▶ **THE PROBLEM**
Could you write out, word for word, only the lines from the one containing "The side of a storage vessel contains a flap" through the last line of the data below?

(Stored data)

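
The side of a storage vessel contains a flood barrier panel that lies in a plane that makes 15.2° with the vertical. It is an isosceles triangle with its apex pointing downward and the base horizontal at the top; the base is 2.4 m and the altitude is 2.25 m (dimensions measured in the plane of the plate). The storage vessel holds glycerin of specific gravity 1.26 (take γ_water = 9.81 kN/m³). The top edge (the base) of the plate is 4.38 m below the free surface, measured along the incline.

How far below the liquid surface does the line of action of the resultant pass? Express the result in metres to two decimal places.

h_p = 5.00 m

γ = 1.26 × 9.81 = 12.3606 kN/m³.
The plate makes 15.2° with the vertical, i.e. θ = 90° − 15.2° = 74.8° to the horizontal. Measuring y along the incline from the free-surface line, vertical depth h = y·sinθ with sinθ = 0.965016.
With the apex down, the centroid sits h/3 = 2.25/3 = 0.75 m below the base (the top edge), so y_c = 4.38 + 0.75 = 5.13 m and h_c = 5.13 × 0.965016 = 4.95053 m.
A = ½ × 2.4 × 2.25 = 2.7 m².
Resultant F = γ·h_c·A = 12.3606 × 4.95053 × 2.7 = 165.217 kN.
I_c = b·h³/36 = 2.4 × 2.25³/36 = 0.759375 m⁴.
Centre of pressure: y_p = y_c + I_c/(y_c·A) = 5.13 + 0.759375/(5.13 × 2.7) = 5.13 + 0.0548246 = 5.18482 m along the plane.
Vertically, h_p = y_p·sinθ = 5.18482 × 0.965016 = 5.00343 m.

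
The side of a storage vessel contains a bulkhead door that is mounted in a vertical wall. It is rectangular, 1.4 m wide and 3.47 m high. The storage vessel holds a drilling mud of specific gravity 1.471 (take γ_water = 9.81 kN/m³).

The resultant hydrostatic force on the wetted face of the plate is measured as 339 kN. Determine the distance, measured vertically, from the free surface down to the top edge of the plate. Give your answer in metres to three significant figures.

γ = 1.471 × 9.81 = 14.43051 kN/m³.
A = 1.4 × 3.47 = 4.858 m².
From F = γ·h_c·A, the centroid depth is h_c = 339/(14.43051 × 4.858) = 4.83571 m.
The centroid lies 3.47/2 = 1.735 m below the top edge, so the top edge sits at h_top = 4.83571 − 1.735 = 3.10071 m below the surface.

d_top ≈ 3.10 m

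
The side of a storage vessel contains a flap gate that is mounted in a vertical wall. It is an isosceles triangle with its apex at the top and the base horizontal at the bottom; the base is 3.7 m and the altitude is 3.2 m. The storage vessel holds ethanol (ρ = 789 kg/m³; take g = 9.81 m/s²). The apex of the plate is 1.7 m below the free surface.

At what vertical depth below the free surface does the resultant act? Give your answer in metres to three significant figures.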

▶ **EXERCISE RESULT**
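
The side of a storage vessel contains a flap gate that is mounted in a vertical wall. It is an isosceles triangle with its apex at the top and the base horizontal at the bottom; the base is 3.7 m and the altitude is 3.2 m. The storage vessel holds ethanol (ρ = 789 kg/m³; take g = 9.81 m/s²). The apex of the plate is 1.7 m below the free surface.

At what vertical depth below the free surface does the resultant act? Give your answer in metres to three significant figures.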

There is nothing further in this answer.